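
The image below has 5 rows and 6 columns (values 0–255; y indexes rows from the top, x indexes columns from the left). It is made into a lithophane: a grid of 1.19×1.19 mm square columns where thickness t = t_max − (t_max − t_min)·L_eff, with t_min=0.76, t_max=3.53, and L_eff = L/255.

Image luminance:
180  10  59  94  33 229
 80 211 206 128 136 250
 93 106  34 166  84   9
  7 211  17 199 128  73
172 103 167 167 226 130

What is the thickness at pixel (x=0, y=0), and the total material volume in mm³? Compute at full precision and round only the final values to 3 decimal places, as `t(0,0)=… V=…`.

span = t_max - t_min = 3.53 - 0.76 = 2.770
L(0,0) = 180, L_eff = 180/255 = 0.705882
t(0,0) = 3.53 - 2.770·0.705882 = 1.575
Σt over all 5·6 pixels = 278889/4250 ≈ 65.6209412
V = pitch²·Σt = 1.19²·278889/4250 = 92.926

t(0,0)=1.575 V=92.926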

--

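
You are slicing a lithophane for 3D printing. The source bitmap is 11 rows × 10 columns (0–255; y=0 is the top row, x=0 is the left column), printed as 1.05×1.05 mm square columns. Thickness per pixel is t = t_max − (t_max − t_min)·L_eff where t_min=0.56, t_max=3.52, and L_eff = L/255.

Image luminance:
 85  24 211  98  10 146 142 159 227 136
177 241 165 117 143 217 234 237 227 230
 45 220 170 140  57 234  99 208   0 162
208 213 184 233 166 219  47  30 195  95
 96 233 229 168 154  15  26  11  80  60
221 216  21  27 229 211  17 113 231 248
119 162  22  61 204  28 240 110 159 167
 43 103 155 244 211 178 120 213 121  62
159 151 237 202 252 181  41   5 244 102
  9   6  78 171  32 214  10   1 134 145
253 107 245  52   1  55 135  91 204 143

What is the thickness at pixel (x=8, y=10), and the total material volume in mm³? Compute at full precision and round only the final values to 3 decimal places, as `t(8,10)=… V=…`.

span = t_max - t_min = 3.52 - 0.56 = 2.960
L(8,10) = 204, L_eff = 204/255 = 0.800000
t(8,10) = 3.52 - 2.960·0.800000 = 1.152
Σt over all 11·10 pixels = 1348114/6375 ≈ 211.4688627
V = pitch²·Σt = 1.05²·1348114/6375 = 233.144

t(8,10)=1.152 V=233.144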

**Try it**
Find the word "columns" in the entries above. Copy every line that has it.

**Response to this task**
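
The image below has 5 rows and 6 columns (values 0–255; y indexes rows from the top, x indexes columns from the left). It is made into a lithophane: a grid of 1.19×1.19 mm square columns where thickness t = t_max − (t_max − t_min)·L_eff, with t_min=0.76, t_max=3.53, and L_eff = L/255.
You are slicing a lithophane for 3D printing. The source bitmap is 11 rows × 10 columns (0–255; y=0 is the top row, x=0 is the left column), printed as 1.05×1.05 mm square columns. Thickness per pixel is t = t_max − (t_max − t_min)·L_eff where t_min=0.56, t_max=3.52, and L_eff = L/255.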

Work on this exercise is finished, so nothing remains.